- _Data to use_:
= = = =
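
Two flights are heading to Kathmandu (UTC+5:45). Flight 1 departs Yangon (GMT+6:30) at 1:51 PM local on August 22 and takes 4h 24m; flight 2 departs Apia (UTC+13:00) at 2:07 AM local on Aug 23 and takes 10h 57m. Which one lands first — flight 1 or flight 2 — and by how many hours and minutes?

Flight 1 in UTC: 1:51 PM − 6:30 = 7:21 AM on Aug 22.
+4 hours 24 minutes → arrive 11:45 AM UTC on Aug 22.
Flight 2 in UTC: 2:07 AM − 13:00 = 1:07 PM on Aug 22.
+10 hours 57 minutes → arrive 12:04 AM UTC on Aug 23.
Flight 1 lands earlier by 12 hours 19 minutes.

the first, by 12 hours 19 minutes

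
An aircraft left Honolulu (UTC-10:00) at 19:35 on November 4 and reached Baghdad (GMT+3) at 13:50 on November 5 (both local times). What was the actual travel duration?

5 hours 15 minutes

Baghdad is 13:00 ahead of Honolulu.
Clock-face elapsed time (ignoring zones) is 18 hours 15 minutes.
Actual elapsed = 18 hours 15 minutes − 13:00 = 5 hours 15 minutes.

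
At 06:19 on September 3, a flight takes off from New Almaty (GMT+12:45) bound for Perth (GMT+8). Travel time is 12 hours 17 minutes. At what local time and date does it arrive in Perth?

13:51 on September 3

Perth is 4:45 behind New Almaty.
After 12 hours 17 minutes it is 18:36 in New Almaty.
Shift by the zone difference: 18:36 − 4:45 = 13:51 on Sep 3 in Perth.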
= = = =
- _What you are asked to do_:
The whole listing above is to be transcribed exactly, line for line.

- _Answer to the exercise_:
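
Two flights are heading to Kathmandu (UTC+5:45). Flight 1 departs Yangon (GMT+6:30) at 1:51 PM local on August 22 and takes 4h 24m; flight 2 departs Apia (UTC+13:00) at 2:07 AM local on Aug 23 and takes 10h 57m. Which one lands first — flight 1 or flight 2 — and by how many hours and minutes?

Flight 1 in UTC: 1:51 PM − 6:30 = 7:21 AM on Aug 22.
+4 hours 24 minutes → arrive 11:45 AM UTC on Aug 22.
Flight 2 in UTC: 2:07 AM − 13:00 = 1:07 PM on Aug 22.
+10 hours 57 minutes → arrive 12:04 AM UTC on Aug 23.
Flight 1 lands earlier by 12 hours 19 minutes.

the first, by 12 hours 19 minutes

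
An aircraft left Honolulu (UTC-10:00) at 19:35 on November 4 and reached Baghdad (GMT+3) at 13:50 on November 5 (both local times). What was the actual travel duration?

5 hours 15 minutes

Baghdad is 13:00 ahead of Honolulu.
Clock-face elapsed time (ignoring zones) is 18 hours 15 minutes.
Actual elapsed = 18 hours 15 minutes − 13:00 = 5 hours 15 minutes.

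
At 06:19 on September 3, a flight takes off from New Almaty (GMT+12:45) bound for Perth (GMT+8). Travel time is 12 hours 17 minutes. At what local time and date does it arrive in Perth?

13:51 on September 3

Perth is 4:45 behind New Almaty.
After 12 hours 17 minutes it is 18:36 in New Almaty.
Shift by the zone difference: 18:36 − 4:45 = 13:51 on Sep 3 in Perth.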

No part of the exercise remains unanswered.